• _Your goal_: Using the listing below, select the lines with the word "taken" and copy them.

• _Data to use_:
============

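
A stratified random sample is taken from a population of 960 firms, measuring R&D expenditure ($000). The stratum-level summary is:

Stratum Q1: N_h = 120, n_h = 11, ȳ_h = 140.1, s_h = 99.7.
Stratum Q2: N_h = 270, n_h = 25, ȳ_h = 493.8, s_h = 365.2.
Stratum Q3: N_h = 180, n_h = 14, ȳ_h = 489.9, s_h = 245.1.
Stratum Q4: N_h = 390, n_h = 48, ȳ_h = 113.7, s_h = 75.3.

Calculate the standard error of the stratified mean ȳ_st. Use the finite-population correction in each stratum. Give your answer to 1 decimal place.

SE(ȳ_st) ≈ 23.5

V̂(ȳ_st) = Σ W_h² (1 − n_h/N_h) s_h²/n_h, with W_h = N_h/N and N = 960:
  stratum Q1: (120/960)²·(1 − 11/120)·99.7²/11 = 12.8252
  stratum Q2: (270/960)²·(1 − 25/270)·365.2²/25 = 382.921
  stratum Q3: (180/960)²·(1 − 14/180)·245.1²/14 = 139.122
  stratum Q4: (390/960)²·(1 − 48/390)·75.3²/48 = 17.0961
V̂(ȳ_st) = 551.964
SE(ȳ_st) = √551.964 = 23.4939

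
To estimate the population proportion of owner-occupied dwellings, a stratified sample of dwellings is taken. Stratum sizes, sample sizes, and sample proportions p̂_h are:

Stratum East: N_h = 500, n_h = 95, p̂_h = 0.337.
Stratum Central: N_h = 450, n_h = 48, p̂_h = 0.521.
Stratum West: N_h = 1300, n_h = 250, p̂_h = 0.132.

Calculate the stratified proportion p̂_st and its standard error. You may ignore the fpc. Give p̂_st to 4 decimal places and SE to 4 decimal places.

p̂_st ≈ 0.2554, SE ≈ 0.0220

N = 2250; stratum weights W_h = N_h/N.
p̂_st = Σ W_h p̂_h = (500·0.337 + 450·0.521 + 1300·0.132)/2250 = 0.25536
V̂(p̂_st) = Σ W_h² p̂_h(1−p̂_h)/(n_h−1):
  stratum East: (500/2250)²·0.337·0.663/94 = 0.000117379
  stratum Central: (450/2250)²·0.521·0.479/47 = 0.000212391
  stratum West: (1300/2250)²·0.132·0.868/249 = 0.000153609
V̂(p̂_st) = 0.000483378; SE = √V̂ = 0.0219859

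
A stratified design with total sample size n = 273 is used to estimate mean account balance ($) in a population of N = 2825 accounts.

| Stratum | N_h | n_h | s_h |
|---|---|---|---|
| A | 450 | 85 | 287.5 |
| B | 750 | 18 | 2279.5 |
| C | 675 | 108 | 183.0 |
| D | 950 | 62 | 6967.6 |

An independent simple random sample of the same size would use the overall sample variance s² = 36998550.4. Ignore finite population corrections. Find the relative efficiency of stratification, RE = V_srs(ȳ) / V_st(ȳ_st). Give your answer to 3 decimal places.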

============

• _Answer_:
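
A stratified random sample is taken from a population of 960 firms, measuring R&D expenditure ($000). The stratum-level summary is:
To estimate the population proportion of owner-occupied dwellings, a stratified sample of dwellings is taken. Stratum sizes, sample sizes, and sample proportions p̂_h are: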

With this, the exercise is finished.